• _Exercise instructions_: Which lines in the records below contain the word "RIGHT"? Copy each one out.

• _Stored data_:
○ ○ ○
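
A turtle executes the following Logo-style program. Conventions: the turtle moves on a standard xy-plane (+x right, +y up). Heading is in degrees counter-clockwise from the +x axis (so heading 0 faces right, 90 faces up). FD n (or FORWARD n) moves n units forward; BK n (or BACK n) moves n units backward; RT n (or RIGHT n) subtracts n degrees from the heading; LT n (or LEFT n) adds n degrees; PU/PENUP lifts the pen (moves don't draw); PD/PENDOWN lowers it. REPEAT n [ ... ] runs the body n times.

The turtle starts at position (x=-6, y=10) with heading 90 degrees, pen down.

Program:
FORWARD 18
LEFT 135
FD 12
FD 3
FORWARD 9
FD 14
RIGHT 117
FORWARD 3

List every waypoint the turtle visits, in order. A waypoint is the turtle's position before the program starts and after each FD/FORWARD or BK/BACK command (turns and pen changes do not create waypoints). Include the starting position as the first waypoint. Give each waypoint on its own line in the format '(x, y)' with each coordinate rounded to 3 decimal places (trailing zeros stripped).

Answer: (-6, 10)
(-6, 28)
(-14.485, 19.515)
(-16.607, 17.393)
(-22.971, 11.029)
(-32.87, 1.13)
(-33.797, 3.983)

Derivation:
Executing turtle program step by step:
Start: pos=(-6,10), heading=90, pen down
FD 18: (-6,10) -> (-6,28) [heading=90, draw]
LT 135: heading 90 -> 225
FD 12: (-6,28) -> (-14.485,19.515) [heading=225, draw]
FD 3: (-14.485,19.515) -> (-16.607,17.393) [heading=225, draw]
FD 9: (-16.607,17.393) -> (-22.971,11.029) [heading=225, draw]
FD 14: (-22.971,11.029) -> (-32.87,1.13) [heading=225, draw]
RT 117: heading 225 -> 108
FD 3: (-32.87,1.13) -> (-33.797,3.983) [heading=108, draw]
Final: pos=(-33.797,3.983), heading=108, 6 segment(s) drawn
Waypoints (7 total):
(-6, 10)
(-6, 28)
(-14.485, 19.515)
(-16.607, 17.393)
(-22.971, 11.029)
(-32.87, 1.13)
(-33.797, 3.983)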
○ ○ ○
• _Exercise answer_:
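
A turtle executes the following Logo-style program. Conventions: the turtle moves on a standard xy-plane (+x right, +y up). Heading is in degrees counter-clockwise from the +x axis (so heading 0 faces right, 90 faces up). FD n (or FORWARD n) moves n units forward; BK n (or BACK n) moves n units backward; RT n (or RIGHT n) subtracts n degrees from the heading; LT n (or LEFT n) adds n degrees; PU/PENUP lifts the pen (moves don't draw); PD/PENDOWN lowers it. REPEAT n [ ... ] runs the body n times.
RIGHT 117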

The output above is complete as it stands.